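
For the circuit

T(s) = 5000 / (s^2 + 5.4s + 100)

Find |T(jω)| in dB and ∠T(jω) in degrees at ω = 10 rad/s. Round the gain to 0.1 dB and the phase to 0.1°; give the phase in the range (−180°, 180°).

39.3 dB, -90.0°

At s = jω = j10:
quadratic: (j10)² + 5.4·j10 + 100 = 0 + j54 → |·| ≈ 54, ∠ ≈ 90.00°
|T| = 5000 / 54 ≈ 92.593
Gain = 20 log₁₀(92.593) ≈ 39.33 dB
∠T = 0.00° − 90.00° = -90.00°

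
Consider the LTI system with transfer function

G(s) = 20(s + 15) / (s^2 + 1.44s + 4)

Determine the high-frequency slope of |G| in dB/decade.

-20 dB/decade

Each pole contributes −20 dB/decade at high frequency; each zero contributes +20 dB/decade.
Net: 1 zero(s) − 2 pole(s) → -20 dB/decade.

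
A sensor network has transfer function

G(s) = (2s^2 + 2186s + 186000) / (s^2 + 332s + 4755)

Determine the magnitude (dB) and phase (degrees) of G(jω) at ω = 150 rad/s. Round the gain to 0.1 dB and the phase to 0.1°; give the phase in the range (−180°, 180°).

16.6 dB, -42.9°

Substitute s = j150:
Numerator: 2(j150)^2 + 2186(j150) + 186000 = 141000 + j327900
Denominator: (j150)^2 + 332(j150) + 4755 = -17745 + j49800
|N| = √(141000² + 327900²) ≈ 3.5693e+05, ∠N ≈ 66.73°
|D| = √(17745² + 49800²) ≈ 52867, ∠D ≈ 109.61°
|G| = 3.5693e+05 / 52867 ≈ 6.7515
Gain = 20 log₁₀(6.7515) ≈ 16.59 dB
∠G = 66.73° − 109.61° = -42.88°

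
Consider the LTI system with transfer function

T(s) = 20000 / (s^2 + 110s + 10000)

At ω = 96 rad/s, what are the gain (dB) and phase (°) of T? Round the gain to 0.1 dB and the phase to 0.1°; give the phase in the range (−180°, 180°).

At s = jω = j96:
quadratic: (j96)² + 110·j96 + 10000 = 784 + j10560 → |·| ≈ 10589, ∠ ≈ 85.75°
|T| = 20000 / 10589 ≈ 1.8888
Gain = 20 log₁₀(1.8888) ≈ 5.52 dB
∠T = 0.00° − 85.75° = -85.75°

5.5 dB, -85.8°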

□ □ □ □ □

Each record needs to be duplicated exactly as given.

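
For the circuit

T(s) = 5000 / (s^2 + 5.4s + 100)

Find |T(jω)| in dB and ∠T(jω) in degrees at ω = 10 rad/s. Round the gain to 0.1 dB and the phase to 0.1°; give the phase in the range (−180°, 180°).

39.3 dB, -90.0°

At s = jω = j10:
quadratic: (j10)² + 5.4·j10 + 100 = 0 + j54 → |·| ≈ 54, ∠ ≈ 90.00°
|T| = 5000 / 54 ≈ 92.593
Gain = 20 log₁₀(92.593) ≈ 39.33 dB
∠T = 0.00° − 90.00° = -90.00°

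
Consider the LTI system with transfer function

G(s) = 20(s + 15) / (s^2 + 1.44s + 4)

Determine the high-frequency slope of |G| in dB/decade.

-20 dB/decade

Each pole contributes −20 dB/decade at high frequency; each zero contributes +20 dB/decade.
Net: 1 zero(s) − 2 pole(s) → -20 dB/decade.

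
A sensor network has transfer function

G(s) = (2s^2 + 2186s + 186000) / (s^2 + 332s + 4755)

Determine the magnitude (dB) and phase (degrees) of G(jω) at ω = 150 rad/s. Round the gain to 0.1 dB and the phase to 0.1°; give the phase in the range (−180°, 180°).

16.6 dB, -42.9°

Substitute s = j150:
Numerator: 2(j150)^2 + 2186(j150) + 186000 = 141000 + j327900
Denominator: (j150)^2 + 332(j150) + 4755 = -17745 + j49800
|N| = √(141000² + 327900²) ≈ 3.5693e+05, ∠N ≈ 66.73°
|D| = √(17745² + 49800²) ≈ 52867, ∠D ≈ 109.61°
|G| = 3.5693e+05 / 52867 ≈ 6.7515
Gain = 20 log₁₀(6.7515) ≈ 16.59 dB
∠G = 66.73° − 109.61° = -42.88°

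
Consider the LTI system with transfer function

T(s) = 20000 / (s^2 + 110s + 10000)

At ω = 96 rad/s, what are the gain (dB) and phase (°) of T? Round the gain to 0.1 dB and the phase to 0.1°; give the phase in the range (−180°, 180°).

At s = jω = j96:
quadratic: (j96)² + 110·j96 + 10000 = 784 + j10560 → |·| ≈ 10589, ∠ ≈ 85.75°
|T| = 20000 / 10589 ≈ 1.8888
Gain = 20 log₁₀(1.8888) ≈ 5.52 dB
∠T = 0.00° − 85.75° = -85.75°

5.5 dB, -85.8°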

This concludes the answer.